Your task: Determine how many lines of the material hold the word "Initial", and answer with the number only.

Source information:
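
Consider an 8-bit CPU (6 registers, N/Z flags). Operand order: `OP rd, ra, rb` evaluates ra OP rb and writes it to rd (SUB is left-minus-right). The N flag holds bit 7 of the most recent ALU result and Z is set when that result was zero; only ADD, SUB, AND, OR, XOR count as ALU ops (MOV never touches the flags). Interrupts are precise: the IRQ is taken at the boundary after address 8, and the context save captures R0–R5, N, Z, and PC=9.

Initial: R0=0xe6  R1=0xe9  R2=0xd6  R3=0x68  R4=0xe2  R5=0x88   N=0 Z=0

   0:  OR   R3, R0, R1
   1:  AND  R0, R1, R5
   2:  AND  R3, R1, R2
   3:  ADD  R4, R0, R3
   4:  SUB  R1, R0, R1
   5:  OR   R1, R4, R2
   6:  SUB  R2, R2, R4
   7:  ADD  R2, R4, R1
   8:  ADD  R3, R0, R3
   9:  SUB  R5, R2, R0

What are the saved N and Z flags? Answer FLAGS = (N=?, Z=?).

after  0: R0=0xe6 R1=0xe9 R2=0xd6 R3=0xef R4=0xe2 R5=0x88  N=1 Z=0
after  1: R0=0x88 R1=0xe9 R2=0xd6 R3=0xef R4=0xe2 R5=0x88  N=1 Z=0
after  2: R0=0x88 R1=0xe9 R2=0xd6 R3=0xc0 R4=0xe2 R5=0x88  N=1 Z=0
after  3: R0=0x88 R1=0xe9 R2=0xd6 R3=0xc0 R4=0x48 R5=0x88  N=0 Z=0
after  4: R0=0x88 R1=0x9f R2=0xd6 R3=0xc0 R4=0x48 R5=0x88  N=1 Z=0
after  5: R0=0x88 R1=0xde R2=0xd6 R3=0xc0 R4=0x48 R5=0x88  N=1 Z=0
after  6: R0=0x88 R1=0xde R2=0x8e R3=0xc0 R4=0x48 R5=0x88  N=1 Z=0
after  7: R0=0x88 R1=0xde R2=0x26 R3=0xc0 R4=0x48 R5=0x88  N=0 Z=0
after  8: R0=0x88 R1=0xde R2=0x26 R3=0x48 R4=0x48 R5=0x88  N=0 Z=0
-- IRQ taken; context saved, return-PC = 9 --

FLAGS = (N=0, Z=0)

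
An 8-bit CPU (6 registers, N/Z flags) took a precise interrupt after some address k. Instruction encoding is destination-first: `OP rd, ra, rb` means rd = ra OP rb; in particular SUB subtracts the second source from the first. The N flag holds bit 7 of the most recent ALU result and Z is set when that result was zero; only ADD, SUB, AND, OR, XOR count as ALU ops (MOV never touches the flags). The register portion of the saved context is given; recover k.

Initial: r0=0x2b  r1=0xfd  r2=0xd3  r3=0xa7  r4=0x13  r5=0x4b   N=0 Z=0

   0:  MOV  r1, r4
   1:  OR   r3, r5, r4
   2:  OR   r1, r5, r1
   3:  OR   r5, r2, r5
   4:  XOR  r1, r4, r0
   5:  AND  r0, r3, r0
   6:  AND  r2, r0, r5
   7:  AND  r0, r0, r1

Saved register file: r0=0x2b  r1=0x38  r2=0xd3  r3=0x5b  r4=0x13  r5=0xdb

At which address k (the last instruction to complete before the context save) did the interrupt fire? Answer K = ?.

after  0: r0=0x2b r1=0x13 r2=0xd3 r3=0xa7 r4=0x13 r5=0x4b  N=0 Z=0
after  1: r0=0x2b r1=0x13 r2=0xd3 r3=0x5b r4=0x13 r5=0x4b  N=0 Z=0
after  2: r0=0x2b r1=0x5b r2=0xd3 r3=0x5b r4=0x13 r5=0x4b  N=0 Z=0
after  3: r0=0x2b r1=0x5b r2=0xd3 r3=0x5b r4=0x13 r5=0xdb  N=1 Z=0
after  4: r0=0x2b r1=0x38 r2=0xd3 r3=0x5b r4=0x13 r5=0xdb  N=0 Z=0
-- IRQ taken; context saved, return-PC = 5 --

K = 4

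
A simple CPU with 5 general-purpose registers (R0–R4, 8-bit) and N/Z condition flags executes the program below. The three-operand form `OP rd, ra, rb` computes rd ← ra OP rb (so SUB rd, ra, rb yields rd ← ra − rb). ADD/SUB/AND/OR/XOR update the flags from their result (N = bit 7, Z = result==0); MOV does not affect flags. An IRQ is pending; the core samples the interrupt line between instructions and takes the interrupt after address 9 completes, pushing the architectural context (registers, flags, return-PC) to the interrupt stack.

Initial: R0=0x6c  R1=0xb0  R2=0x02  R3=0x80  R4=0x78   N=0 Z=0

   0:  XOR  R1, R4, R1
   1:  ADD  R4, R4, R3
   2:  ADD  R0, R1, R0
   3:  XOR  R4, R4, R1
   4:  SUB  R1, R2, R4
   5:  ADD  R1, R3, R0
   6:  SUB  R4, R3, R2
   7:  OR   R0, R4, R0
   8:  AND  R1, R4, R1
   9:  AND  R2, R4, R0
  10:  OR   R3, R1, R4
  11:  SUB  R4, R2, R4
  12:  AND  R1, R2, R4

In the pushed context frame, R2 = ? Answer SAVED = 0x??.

after  0: R0=0x6c R1=0xc8 R2=0x02 R3=0x80 R4=0x78  N=1 Z=0
after  1: R0=0x6c R1=0xc8 R2=0x02 R3=0x80 R4=0xf8  N=1 Z=0
after  2: R0=0x34 R1=0xc8 R2=0x02 R3=0x80 R4=0xf8  N=0 Z=0
after  3: R0=0x34 R1=0xc8 R2=0x02 R3=0x80 R4=0x30  N=0 Z=0
after  4: R0=0x34 R1=0xd2 R2=0x02 R3=0x80 R4=0x30  N=1 Z=0
after  5: R0=0x34 R1=0xb4 R2=0x02 R3=0x80 R4=0x30  N=1 Z=0
after  6: R0=0x34 R1=0xb4 R2=0x02 R3=0x80 R4=0x7e  N=0 Z=0
after  7: R0=0x7e R1=0xb4 R2=0x02 R3=0x80 R4=0x7e  N=0 Z=0
after  8: R0=0x7e R1=0x34 R2=0x02 R3=0x80 R4=0x7e  N=0 Z=0
after  9: R0=0x7e R1=0x34 R2=0x7e R3=0x80 R4=0x7e  N=0 Z=0
-- IRQ taken; context saved, return-PC = 10 --

SAVED = 0x7e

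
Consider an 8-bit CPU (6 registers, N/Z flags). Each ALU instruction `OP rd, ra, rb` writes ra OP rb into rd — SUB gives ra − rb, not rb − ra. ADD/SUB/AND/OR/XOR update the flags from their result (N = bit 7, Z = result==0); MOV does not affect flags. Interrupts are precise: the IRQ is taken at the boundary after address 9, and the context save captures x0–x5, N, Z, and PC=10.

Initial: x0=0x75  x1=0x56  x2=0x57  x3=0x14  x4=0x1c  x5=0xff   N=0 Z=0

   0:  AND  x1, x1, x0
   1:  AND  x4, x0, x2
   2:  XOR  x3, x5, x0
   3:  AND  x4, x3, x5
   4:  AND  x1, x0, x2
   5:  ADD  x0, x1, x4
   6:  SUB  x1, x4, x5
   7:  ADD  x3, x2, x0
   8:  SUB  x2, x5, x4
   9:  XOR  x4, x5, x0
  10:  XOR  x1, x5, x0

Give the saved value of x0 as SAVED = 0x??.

after  0: x0=0x75 x1=0x54 x2=0x57 x3=0x14 x4=0x1c x5=0xff  N=0 Z=0
after  1: x0=0x75 x1=0x54 x2=0x57 x3=0x14 x4=0x55 x5=0xff  N=0 Z=0
after  2: x0=0x75 x1=0x54 x2=0x57 x3=0x8a x4=0x55 x5=0xff  N=1 Z=0
after  3: x0=0x75 x1=0x54 x2=0x57 x3=0x8a x4=0x8a x5=0xff  N=1 Z=0
after  4: x0=0x75 x1=0x55 x2=0x57 x3=0x8a x4=0x8a x5=0xff  N=0 Z=0
after  5: x0=0xdf x1=0x55 x2=0x57 x3=0x8a x4=0x8a x5=0xff  N=1 Z=0
after  6: x0=0xdf x1=0x8b x2=0x57 x3=0x8a x4=0x8a x5=0xff  N=1 Z=0
after  7: x0=0xdf x1=0x8b x2=0x57 x3=0x36 x4=0x8a x5=0xff  N=0 Z=0
after  8: x0=0xdf x1=0x8b x2=0x75 x3=0x36 x4=0x8a x5=0xff  N=0 Z=0
after  9: x0=0xdf x1=0x8b x2=0x75 x3=0x36 x4=0x20 x5=0xff  N=0 Z=0
-- IRQ taken; context saved, return-PC = 10 --

SAVED = 0xdf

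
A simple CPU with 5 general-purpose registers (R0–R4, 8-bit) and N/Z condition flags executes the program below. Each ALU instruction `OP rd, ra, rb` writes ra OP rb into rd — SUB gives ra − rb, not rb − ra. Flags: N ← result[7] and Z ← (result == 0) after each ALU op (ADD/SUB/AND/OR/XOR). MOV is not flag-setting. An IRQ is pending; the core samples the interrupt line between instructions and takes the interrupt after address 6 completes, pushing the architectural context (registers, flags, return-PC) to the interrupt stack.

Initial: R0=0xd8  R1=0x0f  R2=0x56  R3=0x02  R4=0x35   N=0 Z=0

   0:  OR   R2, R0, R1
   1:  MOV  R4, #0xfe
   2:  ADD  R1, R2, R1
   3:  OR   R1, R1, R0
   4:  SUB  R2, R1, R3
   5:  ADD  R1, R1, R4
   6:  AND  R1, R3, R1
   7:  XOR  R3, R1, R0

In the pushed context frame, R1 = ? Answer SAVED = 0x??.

SAVED = 0x00

after  0: R0=0xd8 R1=0x0f R2=0xdf R3=0x02 R4=0x35  N=1 Z=0
after  1: R0=0xd8 R1=0x0f R2=0xdf R3=0x02 R4=0xfe  N=1 Z=0
after  2: R0=0xd8 R1=0xee R2=0xdf R3=0x02 R4=0xfe  N=1 Z=0
after  3: R0=0xd8 R1=0xfe R2=0xdf R3=0x02 R4=0xfe  N=1 Z=0
after  4: R0=0xd8 R1=0xfe R2=0xfc R3=0x02 R4=0xfe  N=1 Z=0
after  5: R0=0xd8 R1=0xfc R2=0xfc R3=0x02 R4=0xfe  N=1 Z=0
after  6: R0=0xd8 R1=0x00 R2=0xfc R3=0x02 R4=0xfe  N=0 Z=1
-- IRQ taken; context saved, return-PC = 7 --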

Response to the exercise: 5